What the task requires:
Copy out the data that follows exactly, leaving out no line.

*** Records for processing ***

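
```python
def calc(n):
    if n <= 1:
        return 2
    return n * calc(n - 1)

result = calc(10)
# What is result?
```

calc(10) = 10 * 9 * 8 * 7 * 6 * 5 * 4 * 3 * 2 * 2 = 7257600

Answer: 7257600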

*** End of Records for processing ***

Result below:
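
```python
def calc(n):
    if n <= 1:
        return 2
    return n * calc(n - 1)

result = calc(10)
# What is result?
```

calc(10) = 10 * 9 * 8 * 7 * 6 * 5 * 4 * 3 * 2 * 2 = 7257600

Answer: 7257600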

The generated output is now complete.